[Your instructions]
Print the whole listing, unchanged.

[Given information]
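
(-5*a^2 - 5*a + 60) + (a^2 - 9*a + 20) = -4*a^2 - 14*a + 80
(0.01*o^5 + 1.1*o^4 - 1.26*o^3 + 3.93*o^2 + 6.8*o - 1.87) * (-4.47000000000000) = -0.0447*o^5 - 4.917*o^4 + 5.6322*o^3 - 17.5671*o^2 - 30.396*o + 8.3589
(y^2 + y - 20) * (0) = 0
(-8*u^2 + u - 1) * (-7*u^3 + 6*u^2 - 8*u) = 56*u^5 - 55*u^4 + 77*u^3 - 14*u^2 + 8*u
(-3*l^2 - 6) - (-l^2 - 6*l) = -2*l^2 + 6*l - 6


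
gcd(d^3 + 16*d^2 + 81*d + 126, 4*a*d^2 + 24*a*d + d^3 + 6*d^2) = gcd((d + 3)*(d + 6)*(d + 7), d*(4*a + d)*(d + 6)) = d + 6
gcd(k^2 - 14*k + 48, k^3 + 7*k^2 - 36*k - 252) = k - 6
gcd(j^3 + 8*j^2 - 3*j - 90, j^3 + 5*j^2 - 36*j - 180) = j^2 + 11*j + 30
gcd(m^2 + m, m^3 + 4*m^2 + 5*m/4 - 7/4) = m + 1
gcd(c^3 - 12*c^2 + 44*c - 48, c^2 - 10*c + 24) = c^2 - 10*c + 24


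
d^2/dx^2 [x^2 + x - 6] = 2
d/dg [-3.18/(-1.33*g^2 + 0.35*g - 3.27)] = (1.113 - 8.4588*g)/(1.33*g^2 - 0.35*g + 3.27)^2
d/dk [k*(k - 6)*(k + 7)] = 3*k^2 + 2*k - 42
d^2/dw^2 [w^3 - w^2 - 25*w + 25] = 6*w - 2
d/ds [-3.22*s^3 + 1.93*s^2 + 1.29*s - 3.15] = -9.66*s^2 + 3.86*s + 1.29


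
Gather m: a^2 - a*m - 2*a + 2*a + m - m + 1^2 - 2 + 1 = a^2 - a*m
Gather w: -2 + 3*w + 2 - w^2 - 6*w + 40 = -w^2 - 3*w + 40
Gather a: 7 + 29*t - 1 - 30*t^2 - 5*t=-30*t^2 + 24*t + 6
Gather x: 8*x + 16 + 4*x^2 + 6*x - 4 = 4*x^2 + 14*x + 12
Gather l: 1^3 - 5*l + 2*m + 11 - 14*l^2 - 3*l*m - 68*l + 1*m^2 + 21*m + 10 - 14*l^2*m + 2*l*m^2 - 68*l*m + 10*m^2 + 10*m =l^2*(-14*m - 14) + l*(2*m^2 - 71*m - 73) + 11*m^2 + 33*m + 22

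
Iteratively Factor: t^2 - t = (t)*(t - 1)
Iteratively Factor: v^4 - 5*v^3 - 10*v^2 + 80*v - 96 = (v - 2)*(v^3 - 3*v^2 - 16*v + 48) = (v - 2)*(v + 4)*(v^2 - 7*v + 12) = (v - 3)*(v - 2)*(v + 4)*(v - 4)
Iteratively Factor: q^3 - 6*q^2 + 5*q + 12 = (q - 4)*(q^2 - 2*q - 3) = (q - 4)*(q - 3)*(q + 1)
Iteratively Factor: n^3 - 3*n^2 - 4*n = (n - 4)*(n^2 + n) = n*(n - 4)*(n + 1)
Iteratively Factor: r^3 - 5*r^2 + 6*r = (r)*(r^2 - 5*r + 6) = r*(r - 3)*(r - 2)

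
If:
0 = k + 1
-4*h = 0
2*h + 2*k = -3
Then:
No Solution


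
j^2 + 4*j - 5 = (j - 1)*(j + 5)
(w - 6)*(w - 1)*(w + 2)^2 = w^4 - 3*w^3 - 18*w^2 - 4*w + 24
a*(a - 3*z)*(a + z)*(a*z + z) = a^4*z - 2*a^3*z^2 + a^3*z - 3*a^2*z^3 - 2*a^2*z^2 - 3*a*z^3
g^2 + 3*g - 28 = (g - 4)*(g + 7)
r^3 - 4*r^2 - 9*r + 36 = (r - 4)*(r - 3)*(r + 3)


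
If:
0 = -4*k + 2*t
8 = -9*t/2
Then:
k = -8/9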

[Problem solution]
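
(-5*a^2 - 5*a + 60) + (a^2 - 9*a + 20) = -4*a^2 - 14*a + 80
(0.01*o^5 + 1.1*o^4 - 1.26*o^3 + 3.93*o^2 + 6.8*o - 1.87) * (-4.47000000000000) = -0.0447*o^5 - 4.917*o^4 + 5.6322*o^3 - 17.5671*o^2 - 30.396*o + 8.3589
(y^2 + y - 20) * (0) = 0
(-8*u^2 + u - 1) * (-7*u^3 + 6*u^2 - 8*u) = 56*u^5 - 55*u^4 + 77*u^3 - 14*u^2 + 8*u
(-3*l^2 - 6) - (-l^2 - 6*l) = -2*l^2 + 6*l - 6


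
gcd(d^3 + 16*d^2 + 81*d + 126, 4*a*d^2 + 24*a*d + d^3 + 6*d^2) = gcd((d + 3)*(d + 6)*(d + 7), d*(4*a + d)*(d + 6)) = d + 6
gcd(k^2 - 14*k + 48, k^3 + 7*k^2 - 36*k - 252) = k - 6
gcd(j^3 + 8*j^2 - 3*j - 90, j^3 + 5*j^2 - 36*j - 180) = j^2 + 11*j + 30
gcd(m^2 + m, m^3 + 4*m^2 + 5*m/4 - 7/4) = m + 1
gcd(c^3 - 12*c^2 + 44*c - 48, c^2 - 10*c + 24) = c^2 - 10*c + 24


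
d^2/dx^2 [x^2 + x - 6] = 2
d/dg [-3.18/(-1.33*g^2 + 0.35*g - 3.27)] = (1.113 - 8.4588*g)/(1.33*g^2 - 0.35*g + 3.27)^2
d/dk [k*(k - 6)*(k + 7)] = 3*k^2 + 2*k - 42
d^2/dw^2 [w^3 - w^2 - 25*w + 25] = 6*w - 2
d/ds [-3.22*s^3 + 1.93*s^2 + 1.29*s - 3.15] = -9.66*s^2 + 3.86*s + 1.29


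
Gather m: a^2 - a*m - 2*a + 2*a + m - m + 1^2 - 2 + 1 = a^2 - a*m
Gather w: -2 + 3*w + 2 - w^2 - 6*w + 40 = -w^2 - 3*w + 40
Gather a: 7 + 29*t - 1 - 30*t^2 - 5*t=-30*t^2 + 24*t + 6
Gather x: 8*x + 16 + 4*x^2 + 6*x - 4 = 4*x^2 + 14*x + 12
Gather l: 1^3 - 5*l + 2*m + 11 - 14*l^2 - 3*l*m - 68*l + 1*m^2 + 21*m + 10 - 14*l^2*m + 2*l*m^2 - 68*l*m + 10*m^2 + 10*m =l^2*(-14*m - 14) + l*(2*m^2 - 71*m - 73) + 11*m^2 + 33*m + 22

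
Iteratively Factor: t^2 - t = (t)*(t - 1)
Iteratively Factor: v^4 - 5*v^3 - 10*v^2 + 80*v - 96 = (v - 2)*(v^3 - 3*v^2 - 16*v + 48) = (v - 2)*(v + 4)*(v^2 - 7*v + 12) = (v - 3)*(v - 2)*(v + 4)*(v - 4)
Iteratively Factor: q^3 - 6*q^2 + 5*q + 12 = (q - 4)*(q^2 - 2*q - 3) = (q - 4)*(q - 3)*(q + 1)
Iteratively Factor: n^3 - 3*n^2 - 4*n = (n - 4)*(n^2 + n) = n*(n - 4)*(n + 1)
Iteratively Factor: r^3 - 5*r^2 + 6*r = (r)*(r^2 - 5*r + 6) = r*(r - 3)*(r - 2)

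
If:
0 = k + 1
-4*h = 0
2*h + 2*k = -3
Then:
No Solution


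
j^2 + 4*j - 5 = (j - 1)*(j + 5)
(w - 6)*(w - 1)*(w + 2)^2 = w^4 - 3*w^3 - 18*w^2 - 4*w + 24
a*(a - 3*z)*(a + z)*(a*z + z) = a^4*z - 2*a^3*z^2 + a^3*z - 3*a^2*z^3 - 2*a^2*z^2 - 3*a*z^3
g^2 + 3*g - 28 = (g - 4)*(g + 7)
r^3 - 4*r^2 - 9*r + 36 = (r - 4)*(r - 3)*(r + 3)


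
If:
0 = -4*k + 2*t
8 = -9*t/2
Then:
k = -8/9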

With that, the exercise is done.